The job is to output each record again, character for character.

================================

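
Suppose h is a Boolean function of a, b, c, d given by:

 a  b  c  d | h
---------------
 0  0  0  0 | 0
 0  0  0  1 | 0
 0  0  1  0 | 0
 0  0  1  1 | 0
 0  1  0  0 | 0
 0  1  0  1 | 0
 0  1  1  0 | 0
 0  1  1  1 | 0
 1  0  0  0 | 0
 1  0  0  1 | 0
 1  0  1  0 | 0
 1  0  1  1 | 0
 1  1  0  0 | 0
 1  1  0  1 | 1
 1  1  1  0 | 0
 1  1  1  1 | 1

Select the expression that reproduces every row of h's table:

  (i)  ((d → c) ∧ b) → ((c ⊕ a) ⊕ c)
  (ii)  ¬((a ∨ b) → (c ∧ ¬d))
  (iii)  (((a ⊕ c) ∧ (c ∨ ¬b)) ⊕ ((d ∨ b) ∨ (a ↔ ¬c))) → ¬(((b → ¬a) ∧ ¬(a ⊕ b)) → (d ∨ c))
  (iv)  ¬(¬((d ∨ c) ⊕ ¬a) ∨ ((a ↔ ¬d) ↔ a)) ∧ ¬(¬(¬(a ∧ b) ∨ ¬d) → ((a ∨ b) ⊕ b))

iv

(i) fails at (0,0,0,0): the formula yields 1, h is 0.
(ii) fails at (0,1,0,0): the formula yields 1, h is 0.
(iii) fails at (0,0,0,0): the formula yields 1, h is 0.
That leaves (iv). Evaluating it on every row reproduces the table of h exactly.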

================================

Task answer:
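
Suppose h is a Boolean function of a, b, c, d given by:

 a  b  c  d | h
---------------
 0  0  0  0 | 0
 0  0  0  1 | 0
 0  0  1  0 | 0
 0  0  1  1 | 0
 0  1  0  0 | 0
 0  1  0  1 | 0
 0  1  1  0 | 0
 0  1  1  1 | 0
 1  0  0  0 | 0
 1  0  0  1 | 0
 1  0  1  0 | 0
 1  0  1  1 | 0
 1  1  0  0 | 0
 1  1  0  1 | 1
 1  1  1  0 | 0
 1  1  1  1 | 1

Select the expression that reproduces every row of h's table:

  (i)  ((d → c) ∧ b) → ((c ⊕ a) ⊕ c)
  (ii)  ¬((a ∨ b) → (c ∧ ¬d))
  (iii)  (((a ⊕ c) ∧ (c ∨ ¬b)) ⊕ ((d ∨ b) ∨ (a ↔ ¬c))) → ¬(((b → ¬a) ∧ ¬(a ⊕ b)) → (d ∨ c))
  (iv)  ¬(¬((d ∨ c) ⊕ ¬a) ∨ ((a ↔ ¬d) ↔ a)) ∧ ¬(¬(¬(a ∧ b) ∨ ¬d) → ((a ∨ b) ⊕ b))

iv

(i) fails at (0,0,0,0): the formula yields 1, h is 0.
(ii) fails at (0,1,0,0): the formula yields 1, h is 0.
(iii) fails at (0,0,0,0): the formula yields 1, h is 0.
That leaves (iv). Evaluating it on every row reproduces the table of h exactly.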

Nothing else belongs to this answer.